PROVIDED RECORDS Start Marker

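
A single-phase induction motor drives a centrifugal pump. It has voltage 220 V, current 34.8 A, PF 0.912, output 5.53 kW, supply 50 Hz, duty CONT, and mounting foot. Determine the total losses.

P_in = V·I·cosφ = 220×34.8×0.912 = 6982 W
P_out = 5530 W
Losses = P_in − P_out = 6982 − 5530 = 1452 W

1450 W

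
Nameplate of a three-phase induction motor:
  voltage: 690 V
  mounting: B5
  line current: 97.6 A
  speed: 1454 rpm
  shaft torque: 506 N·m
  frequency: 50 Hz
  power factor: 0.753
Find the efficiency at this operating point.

87.7 %

ω = 2π × 1454/60 = 152.3 rad/s; P_out = τω = 506 × 152.3 = 77064 W
P_in = √3·V_L·I_L·cosφ = 1.732 × 690 × 97.6 × 0.753 = 87830 W
η = P_out / P_in = 77064 / 87830 = 0.877 = 87.7%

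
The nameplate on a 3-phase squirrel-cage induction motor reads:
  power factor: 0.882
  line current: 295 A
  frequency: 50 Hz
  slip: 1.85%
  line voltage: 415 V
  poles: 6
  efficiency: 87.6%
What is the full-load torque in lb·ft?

P_in = √3·V·I·cosφ = 1.732 × 415 × 295 × 0.882 = 187019 W
P_out = η·P_in = 0.876 × 187019 = 163829 W
n_s = 120×50/6 = 1000 rpm; n = 1000×(1−0.0185) = 982 rpm
ω = 2π×982/60 = 102.8 rad/s
τ = P_out/ω = 163829/102.8 = 1594 N·m
In lb·ft: 1594/1.356 = 1180 lb·ft

1180 lb·ft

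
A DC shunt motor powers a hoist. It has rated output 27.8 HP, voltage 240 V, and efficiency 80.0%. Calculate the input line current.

P_out = 27.8 × 746 = 20739 W
P_in = P_out / η = 20739 / 0.800 = 25924 W
I = P_in / V = 25924 / 240 = 108 A

108 A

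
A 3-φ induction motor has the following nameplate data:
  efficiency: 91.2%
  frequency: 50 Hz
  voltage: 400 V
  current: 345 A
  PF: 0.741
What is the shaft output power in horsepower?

217 HP

P_in = √3·V·I·cosφ = 1.732 × 400 × 345 × 0.741 = 177111 W
P_out = η·P_in = 0.912 × 177111 = 161525 W
= 161525/746 = 217 HP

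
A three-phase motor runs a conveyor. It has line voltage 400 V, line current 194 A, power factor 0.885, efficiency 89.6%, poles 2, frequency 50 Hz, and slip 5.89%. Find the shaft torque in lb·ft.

266 lb·ft

P_in = √3·V·I·cosφ = 1.732 × 400 × 194 × 0.885 = 118947 W
P_out = η·P_in = 0.896 × 118947 = 106577 W
n_s = 120×50/2 = 3000 rpm; n = 3000×(1−0.0589) = 2823 rpm
ω = 2π×2823/60 = 295.6 rad/s
τ = P_out/ω = 106577/295.6 = 360.5 N·m
In lb·ft: 360.5/1.356 = 266 lb·ft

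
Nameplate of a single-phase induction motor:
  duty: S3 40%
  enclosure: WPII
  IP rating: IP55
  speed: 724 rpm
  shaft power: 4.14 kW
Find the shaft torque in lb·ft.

40.3 lb·ft

ω = 2π × 724/60 = 75.82 rad/s
τ = P/ω = 4140/75.82 = 54.6 N·m
In lb·ft: 54.6/1.356 = 40.3 lb·ft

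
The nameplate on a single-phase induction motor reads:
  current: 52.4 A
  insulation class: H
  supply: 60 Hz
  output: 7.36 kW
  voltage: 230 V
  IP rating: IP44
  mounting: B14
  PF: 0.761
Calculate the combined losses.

1.81 kW

P_in = V·I·cosφ = 230×52.4×0.761 = 9172 W
P_out = 7360 W
Losses = P_in − P_out = 9172 − 7360 = 1812 W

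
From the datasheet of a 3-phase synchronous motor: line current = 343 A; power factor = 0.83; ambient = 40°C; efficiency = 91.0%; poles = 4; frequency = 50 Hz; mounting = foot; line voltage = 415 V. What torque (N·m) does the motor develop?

1190 N·m

P_in = √3·V·I·cosφ = 1.732 × 415 × 343 × 0.83 = 204629 W
P_out = η·P_in = 0.91 × 204629 = 186212 W
n = n_s = 120×50/4 = 1500 rpm (synchronous)
ω = 2π×1500/60 = 157.1 rad/s
τ = P_out/ω = 186212/157.1 = 1190 N·m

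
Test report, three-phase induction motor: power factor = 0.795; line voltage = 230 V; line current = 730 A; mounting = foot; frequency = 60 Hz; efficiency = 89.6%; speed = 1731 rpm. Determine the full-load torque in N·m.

1140 N·m

P_in = √3·V·I·cosφ = 1.732 × 230 × 730 × 0.795 = 231188 W
P_out = η·P_in = 0.896 × 231188 = 207144 W
n = 1731 rpm
ω = 2π×1731/60 = 181.3 rad/s
τ = P_out/ω = 207144/181.3 = 1140 N·m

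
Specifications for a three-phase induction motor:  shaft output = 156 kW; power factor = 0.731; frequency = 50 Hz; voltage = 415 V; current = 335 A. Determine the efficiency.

P_out = 156 kW = 156000 W
P_in = √3·V_L·I_L·cosφ = 1.732 × 415 × 335 × 0.731 = 176018 W
η = P_out / P_in = 156000 / 176018 = 0.886 = 88.6%

88.6 %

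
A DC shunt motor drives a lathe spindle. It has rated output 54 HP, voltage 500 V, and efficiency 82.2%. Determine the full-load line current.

98 A

P_out = 54 × 746 = 40284 W
P_in = P_out / η = 40284 / 0.822 = 49007 W
I = P_in / V = 49007 / 500 = 98 A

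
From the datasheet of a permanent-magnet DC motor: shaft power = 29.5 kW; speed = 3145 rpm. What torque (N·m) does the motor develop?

ω = 2π × 3145/60 = 329.3 rad/s
τ = P/ω = 29500/329.3 = 89.6 N·m

89.6 N·m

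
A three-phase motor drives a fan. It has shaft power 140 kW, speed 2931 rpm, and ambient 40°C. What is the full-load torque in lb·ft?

336 lb·ft

ω = 2π × 2931/60 = 306.9 rad/s
τ = P/ω = 140000/306.9 = 456.2 N·m
In lb·ft: 456.2/1.356 = 336 lb·ft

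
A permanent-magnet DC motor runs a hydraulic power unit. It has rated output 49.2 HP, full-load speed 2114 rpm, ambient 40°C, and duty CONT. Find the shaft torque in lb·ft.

P_out = 49.2 × 746 = 36703 W
ω = 2π × 2114/60 = 221.4 rad/s
τ = P_out/ω = 36703/221.4 = 165.8 N·m
In lb·ft: 165.8/1.356 = 122 lb·ft

122 lb·ft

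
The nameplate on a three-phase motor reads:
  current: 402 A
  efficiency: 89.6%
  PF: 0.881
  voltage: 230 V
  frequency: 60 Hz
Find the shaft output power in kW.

126 kW

P_in = √3·V·I·cosφ = 1.732 × 230 × 402 × 0.881 = 141084 W
P_out = η·P_in = 0.896 × 141084 = 126411 W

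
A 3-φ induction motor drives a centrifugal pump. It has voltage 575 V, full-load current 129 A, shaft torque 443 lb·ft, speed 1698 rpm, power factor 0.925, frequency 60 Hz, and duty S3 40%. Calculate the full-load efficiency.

τ = 443 lb·ft × 1.356 = 600.7 N·m
ω = 2π × 1698/60 = 177.8 rad/s; P_out = τω = 600.7 × 177.8 = 106804 W
P_in = √3·V_L·I_L·cosφ = 1.732 × 575 × 129 × 0.925 = 118836 W
η = P_out / P_in = 106804 / 118836 = 0.899 = 89.9%

89.9 %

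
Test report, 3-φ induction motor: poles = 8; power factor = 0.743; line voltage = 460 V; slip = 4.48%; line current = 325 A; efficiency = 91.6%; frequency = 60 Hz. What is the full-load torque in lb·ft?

P_in = √3·V·I·cosφ = 1.732 × 460 × 325 × 0.743 = 192388 W
P_out = η·P_in = 0.916 × 192388 = 176227 W
n_s = 120×60/8 = 900 rpm; n = 900×(1−0.0448) = 860 rpm
ω = 2π×860/60 = 90.06 rad/s
τ = P_out/ω = 176227/90.06 = 1957 N·m
In lb·ft: 1957/1.356 = 1440 lb·ft

1440 lb·ft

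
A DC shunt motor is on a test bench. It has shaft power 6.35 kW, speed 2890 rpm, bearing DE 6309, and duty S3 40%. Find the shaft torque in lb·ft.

15.5 lb·ft

ω = 2π × 2890/60 = 302.6 rad/s
τ = P/ω = 6350/302.6 = 20.98 N·m
In lb·ft: 20.98/1.356 = 15.5 lb·ft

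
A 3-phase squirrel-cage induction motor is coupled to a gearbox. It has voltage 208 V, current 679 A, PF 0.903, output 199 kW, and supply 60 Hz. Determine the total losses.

P_in = √3·V·I·cosφ = 1.732×208×679×0.903 = 220886 W
P_out = 199000 W
Losses = P_in − P_out = 220886 − 199000 = 21886 W

21.9 kW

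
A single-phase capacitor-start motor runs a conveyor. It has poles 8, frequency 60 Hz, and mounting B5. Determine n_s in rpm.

n_s = 120f/p = 120×60/8 = 900 rpm

900 rpm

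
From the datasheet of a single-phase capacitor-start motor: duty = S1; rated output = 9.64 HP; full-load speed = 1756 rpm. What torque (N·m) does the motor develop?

39.1 N·m

P_out = 9.64 × 746 = 7191 W
ω = 2π × 1756/60 = 183.9 rad/s
τ = P_out/ω = 7191/183.9 = 39.1 N·m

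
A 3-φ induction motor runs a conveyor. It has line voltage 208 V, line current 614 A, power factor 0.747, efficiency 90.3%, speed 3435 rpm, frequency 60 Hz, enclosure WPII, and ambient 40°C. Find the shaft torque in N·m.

415 N·m

P_in = √3·V·I·cosφ = 1.732 × 208 × 614 × 0.747 = 165234 W
P_out = η·P_in = 0.903 × 165234 = 149206 W
n = 3435 rpm
ω = 2π×3435/60 = 359.7 rad/s
τ = P_out/ω = 149206/359.7 = 415 N·m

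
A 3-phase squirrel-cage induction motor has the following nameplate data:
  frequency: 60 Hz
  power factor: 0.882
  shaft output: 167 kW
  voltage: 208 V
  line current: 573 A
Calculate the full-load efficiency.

P_out = 167 kW = 167000 W
P_in = √3·V_L·I_L·cosφ = 1.732 × 208 × 573 × 0.882 = 182068 W
η = P_out / P_in = 167000 / 182068 = 0.917 = 91.7%

91.7 %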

PROVIDED RECORDS End Marker

> [YOUR INSTRUCTIONS]
Show me every line in the data above that includes "following".

> [TASK RESULT]
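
A 3-φ induction motor has the following nameplate data:
A 3-phase squirrel-cage induction motor has the following nameplate data: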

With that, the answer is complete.